In your reply, restate all of the records below word for word.

====== Source information

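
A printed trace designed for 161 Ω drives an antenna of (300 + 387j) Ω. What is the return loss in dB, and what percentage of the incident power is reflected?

Γ = (139 + j387)/(461 + j387), |Γ| = 0.683
RL = −20·log₁₀(0.683) = 3.31 dB
P_refl/P_inc = |Γ|² = 0.467

RL ≈ 3.31 dB; 46.7% of incident power reflected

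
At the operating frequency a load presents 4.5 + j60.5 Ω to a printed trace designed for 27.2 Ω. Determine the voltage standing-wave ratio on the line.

VSWR ≈ 36.1

Γ = (Z_L − Z_0)/(Z_L + Z_0) = (-22.7 + j60.5)/(31.7 + j60.5)
|Γ| = 64.6/68.3 = 0.946
VSWR = (1 + |Γ|)/(1 − |Γ|) = 1.95/0.0539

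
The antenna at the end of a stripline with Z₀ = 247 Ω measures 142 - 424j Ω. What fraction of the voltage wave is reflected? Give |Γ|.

|Γ| ≈ 0.759

Γ = (Z_L − Z_0)/(Z_L + Z_0) = (-105 − j424)/(389 − j424)
|Γ| = 437/575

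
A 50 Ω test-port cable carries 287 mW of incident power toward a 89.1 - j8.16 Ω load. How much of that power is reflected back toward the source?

|Γ| = |(39.1 − j8.16)/(139.1 − j8.16)| = 0.287
|Γ|² = 0.0822
P_refl = |Γ|²·P_inc = 23.6 mW, P_del = (1 − |Γ|²)·P_inc = 263 mW

P_reflected ≈ 23.6 mW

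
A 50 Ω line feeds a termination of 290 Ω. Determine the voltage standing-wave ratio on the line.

For a purely resistive load, VSWR = R_L/Z_0 or Z_0/R_L (whichever > 1) = 290/50

VSWR ≈ 5.8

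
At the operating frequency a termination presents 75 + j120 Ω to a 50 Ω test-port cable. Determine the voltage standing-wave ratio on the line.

Γ = (Z_L − Z_0)/(Z_L + Z_0) = (25 + j120)/(125 + j120)
|Γ| = 123/173 = 0.707
VSWR = (1 + |Γ|)/(1 − |Γ|) = 1.71/0.293

VSWR ≈ 5.84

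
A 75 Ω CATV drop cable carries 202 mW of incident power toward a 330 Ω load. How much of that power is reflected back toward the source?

Γ = (330 − 75)/(330 + 75) = 0.63
|Γ|² = 0.396
P_refl = |Γ|²·P_inc = 80.1 mW, P_del = (1 − |Γ|²)·P_inc = 122 mW

P_reflected ≈ 80.1 mW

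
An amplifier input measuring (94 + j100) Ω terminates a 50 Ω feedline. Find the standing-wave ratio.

VSWR ≈ 4.31

Γ = (Z_L − Z_0)/(Z_L + Z_0) = (44 + j100)/(144 + j100)
|Γ| = 109/175 = 0.623
VSWR = (1 + |Γ|)/(1 − |Γ|) = 1.62/0.377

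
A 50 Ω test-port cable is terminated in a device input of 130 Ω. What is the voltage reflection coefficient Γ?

Γ = 0.444

Γ = (Z_L − Z_0)/(Z_L + Z_0) = (130 − 50)/(130 + 50) = 80/180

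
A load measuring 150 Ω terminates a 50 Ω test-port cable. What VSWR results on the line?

VSWR ≈ 3

For a purely resistive load, VSWR = R_L/Z_0 or Z_0/R_L (whichever > 1) = 150/50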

============

> [Answer to the exercise]:
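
A printed trace designed for 161 Ω drives an antenna of (300 + 387j) Ω. What is the return loss in dB, and what percentage of the incident power is reflected?

Γ = (139 + j387)/(461 + j387), |Γ| = 0.683
RL = −20·log₁₀(0.683) = 3.31 dB
P_refl/P_inc = |Γ|² = 0.467

RL ≈ 3.31 dB; 46.7% of incident power reflected

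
At the operating frequency a load presents 4.5 + j60.5 Ω to a printed trace designed for 27.2 Ω. Determine the voltage standing-wave ratio on the line.

VSWR ≈ 36.1

Γ = (Z_L − Z_0)/(Z_L + Z_0) = (-22.7 + j60.5)/(31.7 + j60.5)
|Γ| = 64.6/68.3 = 0.946
VSWR = (1 + |Γ|)/(1 − |Γ|) = 1.95/0.0539

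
The antenna at the end of a stripline with Z₀ = 247 Ω measures 142 - 424j Ω. What fraction of the voltage wave is reflected? Give |Γ|.

|Γ| ≈ 0.759

Γ = (Z_L − Z_0)/(Z_L + Z_0) = (-105 − j424)/(389 − j424)
|Γ| = 437/575

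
A 50 Ω test-port cable carries 287 mW of incident power toward a 89.1 - j8.16 Ω load. How much of that power is reflected back toward the source?

|Γ| = |(39.1 − j8.16)/(139.1 − j8.16)| = 0.287
|Γ|² = 0.0822
P_refl = |Γ|²·P_inc = 23.6 mW, P_del = (1 − |Γ|²)·P_inc = 263 mW

P_reflected ≈ 23.6 mW

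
A 50 Ω line feeds a termination of 290 Ω. Determine the voltage standing-wave ratio on the line.

For a purely resistive load, VSWR = R_L/Z_0 or Z_0/R_L (whichever > 1) = 290/50

VSWR ≈ 5.8

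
At the operating frequency a termination presents 75 + j120 Ω to a 50 Ω test-port cable. Determine the voltage standing-wave ratio on the line.

Γ = (Z_L − Z_0)/(Z_L + Z_0) = (25 + j120)/(125 + j120)
|Γ| = 123/173 = 0.707
VSWR = (1 + |Γ|)/(1 − |Γ|) = 1.71/0.293

VSWR ≈ 5.84

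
A 75 Ω CATV drop cable carries 202 mW of incident power toward a 330 Ω load. How much of that power is reflected back toward the source?

Γ = (330 − 75)/(330 + 75) = 0.63
|Γ|² = 0.396
P_refl = |Γ|²·P_inc = 80.1 mW, P_del = (1 − |Γ|²)·P_inc = 122 mW

P_reflected ≈ 80.1 mW

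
An amplifier input measuring (94 + j100) Ω terminates a 50 Ω feedline. Find the standing-wave ratio.

VSWR ≈ 4.31

Γ = (Z_L − Z_0)/(Z_L + Z_0) = (44 + j100)/(144 + j100)
|Γ| = 109/175 = 0.623
VSWR = (1 + |Γ|)/(1 − |Γ|) = 1.62/0.377

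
A 50 Ω test-port cable is terminated in a device input of 130 Ω. What is the voltage reflection coefficient Γ?

Γ = 0.444

Γ = (Z_L − Z_0)/(Z_L + Z_0) = (130 − 50)/(130 + 50) = 80/180

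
A load measuring 150 Ω terminates a 50 Ω test-port cable. What VSWR results on the line?

VSWR ≈ 3

For a purely resistive load, VSWR = R_L/Z_0 or Z_0/R_L (whichever > 1) = 150/50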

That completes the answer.